§ **What the task asks**:
The span to repeat in the listing below runs from the line containing "In Rhask, a" to the line containing "- Response Delay", inclusive. Repeat it exactly, and only it.

[Data supplied Boundary: Start]

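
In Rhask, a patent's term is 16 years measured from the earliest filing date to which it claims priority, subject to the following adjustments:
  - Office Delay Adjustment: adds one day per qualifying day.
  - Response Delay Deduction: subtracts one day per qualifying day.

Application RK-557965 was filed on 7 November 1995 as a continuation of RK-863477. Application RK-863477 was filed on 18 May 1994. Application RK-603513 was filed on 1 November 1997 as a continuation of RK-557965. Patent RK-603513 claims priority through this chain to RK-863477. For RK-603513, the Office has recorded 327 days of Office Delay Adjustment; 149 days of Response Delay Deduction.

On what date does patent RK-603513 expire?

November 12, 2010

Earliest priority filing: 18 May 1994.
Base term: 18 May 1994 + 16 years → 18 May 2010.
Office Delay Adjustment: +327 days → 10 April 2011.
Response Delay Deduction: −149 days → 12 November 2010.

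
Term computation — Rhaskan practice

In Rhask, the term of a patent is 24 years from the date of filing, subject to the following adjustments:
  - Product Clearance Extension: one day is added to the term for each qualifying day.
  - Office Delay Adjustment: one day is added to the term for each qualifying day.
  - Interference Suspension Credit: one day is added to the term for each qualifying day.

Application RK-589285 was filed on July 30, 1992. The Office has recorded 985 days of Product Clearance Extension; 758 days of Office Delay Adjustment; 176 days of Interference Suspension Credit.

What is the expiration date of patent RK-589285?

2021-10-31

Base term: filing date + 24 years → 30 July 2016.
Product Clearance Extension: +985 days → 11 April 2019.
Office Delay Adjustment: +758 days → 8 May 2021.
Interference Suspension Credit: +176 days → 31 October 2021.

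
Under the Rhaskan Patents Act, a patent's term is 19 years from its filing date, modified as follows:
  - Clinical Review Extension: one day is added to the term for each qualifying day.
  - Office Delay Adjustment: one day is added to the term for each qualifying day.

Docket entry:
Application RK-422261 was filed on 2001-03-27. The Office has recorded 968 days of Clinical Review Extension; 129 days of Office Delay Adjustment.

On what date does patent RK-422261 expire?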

[Data supplied Boundary: End]
[Data supplied Boundary: Start]

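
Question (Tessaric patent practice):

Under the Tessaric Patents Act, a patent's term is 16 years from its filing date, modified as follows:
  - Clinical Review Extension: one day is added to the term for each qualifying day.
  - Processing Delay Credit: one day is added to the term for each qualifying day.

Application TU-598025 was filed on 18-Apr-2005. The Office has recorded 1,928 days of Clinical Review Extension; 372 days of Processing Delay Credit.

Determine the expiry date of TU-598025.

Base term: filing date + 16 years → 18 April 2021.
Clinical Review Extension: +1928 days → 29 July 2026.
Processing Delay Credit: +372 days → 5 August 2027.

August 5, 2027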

[Data supplied Boundary: End]

§ **Solution**:
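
In Rhask, a patent's term is 16 years measured from the earliest filing date to which it claims priority, subject to the following adjustments:
  - Office Delay Adjustment: adds one day per qualifying day.
  - Response Delay Deduction: subtracts one day per qualifying day.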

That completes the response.